**About this task**
All of the data beneath this instruction is to be transcribed word for word.

**Material supplied**
_____

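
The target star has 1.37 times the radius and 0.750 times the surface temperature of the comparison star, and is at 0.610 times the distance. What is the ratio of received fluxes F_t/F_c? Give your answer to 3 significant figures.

L_t/L_c = (R_t/R_c)²(T_t/T_c)⁴ = (1.37)² × (0.750)⁴ = 0.5939.
F_t/F_c = (L_t/L_c)/(d_t/d_c)² = 0.5939 / (0.610)² = 1.596.

1.60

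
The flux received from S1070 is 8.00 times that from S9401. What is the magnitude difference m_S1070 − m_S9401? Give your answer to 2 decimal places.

-2.26

m_S1070 − m_S9401 = −2.5 log₁₀(F_S1070/F_S9401) = −2.5 log₁₀(8.00) = −2.5 × (0.903) = -2.258.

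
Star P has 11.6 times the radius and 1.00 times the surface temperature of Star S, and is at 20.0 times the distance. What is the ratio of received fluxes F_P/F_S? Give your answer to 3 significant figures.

L_P/L_S = (R_P/R_S)²(T_P/T_S)⁴ = (11.6)² × (1.00)⁴ = 134.6.
F_P/F_S = (L_P/L_S)/(d_P/d_S)² = 134.6 / (20.0)² = 0.3364.

0.336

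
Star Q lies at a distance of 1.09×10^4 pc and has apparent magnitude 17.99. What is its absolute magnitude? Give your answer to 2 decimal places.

M = m − 5 log₁₀(d/10 pc) = 17.99 − 5 log₁₀(1.09×10^4/10)
  = 17.99 − 5 × 3.037 = 17.99 − 15.19 = 2.80.

2.80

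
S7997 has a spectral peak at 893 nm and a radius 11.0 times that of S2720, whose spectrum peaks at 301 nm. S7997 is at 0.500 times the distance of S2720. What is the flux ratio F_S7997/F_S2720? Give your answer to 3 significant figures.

Wien's law: T_S7997/T_S2720 = λ_S2720/λ_S7997 = 301/893 = 0.3371.
L_S7997/L_S2720 = (R_S7997/R_S2720)²(T_S7997/T_S2720)⁴ = (11.0)²(0.3371)⁴ = 1.562.
F_S7997/F_S2720 = (L_S7997/L_S2720)/(d_S7997/d_S2720)² = 1.562/(0.500)² = 6.247.

6.25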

_____

**Reply to the exercise**
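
The target star has 1.37 times the radius and 0.750 times the surface temperature of the comparison star, and is at 0.610 times the distance. What is the ratio of received fluxes F_t/F_c? Give your answer to 3 significant figures.

L_t/L_c = (R_t/R_c)²(T_t/T_c)⁴ = (1.37)² × (0.750)⁴ = 0.5939.
F_t/F_c = (L_t/L_c)/(d_t/d_c)² = 0.5939 / (0.610)² = 1.596.

1.60

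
The flux received from S1070 is 8.00 times that from S9401. What is the magnitude difference m_S1070 − m_S9401? Give your answer to 2 decimal places.

-2.26

m_S1070 − m_S9401 = −2.5 log₁₀(F_S1070/F_S9401) = −2.5 log₁₀(8.00) = −2.5 × (0.903) = -2.258.

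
Star P has 11.6 times the radius and 1.00 times the surface temperature of Star S, and is at 20.0 times the distance. What is the ratio of received fluxes F_P/F_S? Give your answer to 3 significant figures.

L_P/L_S = (R_P/R_S)²(T_P/T_S)⁴ = (11.6)² × (1.00)⁴ = 134.6.
F_P/F_S = (L_P/L_S)/(d_P/d_S)² = 134.6 / (20.0)² = 0.3364.

0.336

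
Star Q lies at a distance of 1.09×10^4 pc and has apparent magnitude 17.99. What is its absolute magnitude? Give your answer to 2 decimal places.

M = m − 5 log₁₀(d/10 pc) = 17.99 − 5 log₁₀(1.09×10^4/10)
  = 17.99 − 5 × 3.037 = 17.99 − 15.19 = 2.80.

2.80

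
S7997 has a spectral peak at 893 nm and a radius 11.0 times that of S2720, whose spectrum peaks at 301 nm. S7997 is at 0.500 times the distance of S2720. What is the flux ratio F_S7997/F_S2720? Give your answer to 3 significant figures.

Wien's law: T_S7997/T_S2720 = λ_S2720/λ_S7997 = 301/893 = 0.3371.
L_S7997/L_S2720 = (R_S7997/R_S2720)²(T_S7997/T_S2720)⁴ = (11.0)²(0.3371)⁴ = 1.562.
F_S7997/F_S2720 = (L_S7997/L_S2720)/(d_S7997/d_S2720)² = 1.562/(0.500)² = 6.247.

6.25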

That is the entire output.